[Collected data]

* * * * * * *

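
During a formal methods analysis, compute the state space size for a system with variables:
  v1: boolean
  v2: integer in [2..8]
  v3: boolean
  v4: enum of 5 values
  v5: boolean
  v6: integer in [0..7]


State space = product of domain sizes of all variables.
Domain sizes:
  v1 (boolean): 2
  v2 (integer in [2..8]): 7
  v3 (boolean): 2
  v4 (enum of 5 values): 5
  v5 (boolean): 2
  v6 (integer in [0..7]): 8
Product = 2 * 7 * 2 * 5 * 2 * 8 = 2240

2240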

* * * * * * *

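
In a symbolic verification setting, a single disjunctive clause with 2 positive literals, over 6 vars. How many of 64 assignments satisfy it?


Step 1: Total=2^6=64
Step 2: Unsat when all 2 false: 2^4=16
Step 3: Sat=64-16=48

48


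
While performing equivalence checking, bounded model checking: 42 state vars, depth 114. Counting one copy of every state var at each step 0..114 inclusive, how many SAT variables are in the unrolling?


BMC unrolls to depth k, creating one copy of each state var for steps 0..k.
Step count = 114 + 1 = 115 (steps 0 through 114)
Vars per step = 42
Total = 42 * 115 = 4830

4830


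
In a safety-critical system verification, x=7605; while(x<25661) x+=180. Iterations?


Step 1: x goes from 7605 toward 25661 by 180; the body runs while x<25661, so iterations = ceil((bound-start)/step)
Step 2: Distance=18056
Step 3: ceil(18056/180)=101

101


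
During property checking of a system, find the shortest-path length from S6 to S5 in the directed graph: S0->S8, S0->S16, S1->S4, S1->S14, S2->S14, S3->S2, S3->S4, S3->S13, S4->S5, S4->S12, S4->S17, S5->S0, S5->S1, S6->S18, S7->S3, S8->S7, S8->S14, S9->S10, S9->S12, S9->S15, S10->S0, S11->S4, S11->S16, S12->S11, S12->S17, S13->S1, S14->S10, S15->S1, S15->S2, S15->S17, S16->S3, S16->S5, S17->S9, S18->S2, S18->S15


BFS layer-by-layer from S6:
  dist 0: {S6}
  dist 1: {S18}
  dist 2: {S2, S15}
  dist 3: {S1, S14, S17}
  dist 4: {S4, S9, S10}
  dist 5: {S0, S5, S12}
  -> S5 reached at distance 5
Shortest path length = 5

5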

* * * * * * *

#### [EXERCISE DIRECTIONS]
Could you repeat exactly the lines above from the line with "During a formal" up to and including the line with "v5: boolean", and only those?

#### [EXERCISE ANSWER]
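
During a formal methods analysis, compute the state space size for a system with variables:
  v1: boolean
  v2: integer in [2..8]
  v3: boolean
  v4: enum of 5 values
  v5: boolean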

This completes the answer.